**What the task asks**:
What do the lines from the one containing "A map pin is" through the end of the entries say? Quote them exactly, and only them.

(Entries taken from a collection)
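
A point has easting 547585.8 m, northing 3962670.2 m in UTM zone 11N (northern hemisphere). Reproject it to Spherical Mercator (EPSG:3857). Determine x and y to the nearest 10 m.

x -12965750 m, y 4274100 m

Unproject from UTM 11N (λ₀ = -117°) → φ = 35.80699962°, λ = -116.47330031°.
Web Mercator (R = 6378137 m): x = -12965748.481 m, y = 4274097.210 m.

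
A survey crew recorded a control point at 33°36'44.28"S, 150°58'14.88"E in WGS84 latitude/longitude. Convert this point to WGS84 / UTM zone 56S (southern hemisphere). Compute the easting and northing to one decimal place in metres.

E 311745.4 m, N 6278984.2 m

Zone 56 central meridian λ₀ = 6×56 − 183 = 153°; Δλ = -2.0292°.
Transverse Mercator on WGS84 with k₀ = 0.9996 gives E = 311745.380 m, N = 6278984.210 m.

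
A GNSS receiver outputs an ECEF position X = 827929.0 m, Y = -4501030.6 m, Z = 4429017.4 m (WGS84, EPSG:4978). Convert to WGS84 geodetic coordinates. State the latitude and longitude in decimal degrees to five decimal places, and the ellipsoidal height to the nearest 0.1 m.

λ = atan2(Y, X) = -79.57740055°; p = √(X²+Y²) = 4576542.7 m.
Bowring's method on WGS84 (a = 6378137 m, b = 6356752.314 m) gives φ = 44.25380026°, h = 978.996 m.

lat 44.25380°, lon -79.57740°, h 979.0 m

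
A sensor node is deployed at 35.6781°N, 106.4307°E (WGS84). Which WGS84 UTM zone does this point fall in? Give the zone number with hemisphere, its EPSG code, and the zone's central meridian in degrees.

UTM zone = ⌊(λ + 180)/6⌋ + 1; 106.4307° ∈ [102°, 108°) → zone 48.
Hemisphere: N (φ ≥ 0).
Central meridian λ₀ = 6×48 − 183 = 105°.
EPSG code: 32648.

Zone 48N (EPSG:32648), central meridian 105°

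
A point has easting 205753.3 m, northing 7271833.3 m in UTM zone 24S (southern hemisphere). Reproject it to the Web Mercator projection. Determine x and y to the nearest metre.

Unproject from UTM 24S (λ₀ = -39°) → φ = -24.63969974°, λ = -41.90669966°.
Web Mercator (R = 6378137 m): x = -4665032.467 m, y = -2831554.324 m.

x -4665032 m, y -2831554 m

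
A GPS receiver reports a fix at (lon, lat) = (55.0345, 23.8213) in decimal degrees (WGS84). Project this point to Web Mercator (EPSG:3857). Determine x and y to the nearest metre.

Web Mercator is spherical with R = a = 6378137 m.
x = R·λ = 6378137 × 0.960533227 = 6126412.516 m.
y = R·ln tan(π/4 + φ/2) = 6378137 × 0.428283025 = 2731647.806 m.

x 6126413 m, y 2731648 m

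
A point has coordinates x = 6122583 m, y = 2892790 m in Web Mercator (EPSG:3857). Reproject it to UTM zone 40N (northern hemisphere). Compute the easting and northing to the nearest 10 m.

E 298390 m, N 2781800 m

Web Mercator inverse (R = 6378137 m) → φ = 25.13869647°, λ = 55.00009887°.
UTM 40N forward: E = 298391.348 m, N = 2781800.683 m.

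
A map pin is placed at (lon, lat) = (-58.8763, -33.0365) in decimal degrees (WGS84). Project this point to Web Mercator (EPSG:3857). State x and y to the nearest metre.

x -6554080 m, y -3900150 m

Web Mercator is spherical with R = a = 6378137 m.
x = R·λ = 6378137 × -1.027585286 = -6554079.736 m.
y = R·ln tan(π/4 + φ/2) = 6378137 × -0.611487293 = -3900149.731 m.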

**Solution to the problem**:
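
A map pin is placed at (lon, lat) = (-58.8763, -33.0365) in decimal degrees (WGS84). Project this point to Web Mercator (EPSG:3857). State x and y to the nearest metre.

x -6554080 m, y -3900150 m

Web Mercator is spherical with R = a = 6378137 m.
x = R·λ = 6378137 × -1.027585286 = -6554079.736 m.
y = R·ln tan(π/4 + φ/2) = 6378137 × -0.611487293 = -3900149.731 m.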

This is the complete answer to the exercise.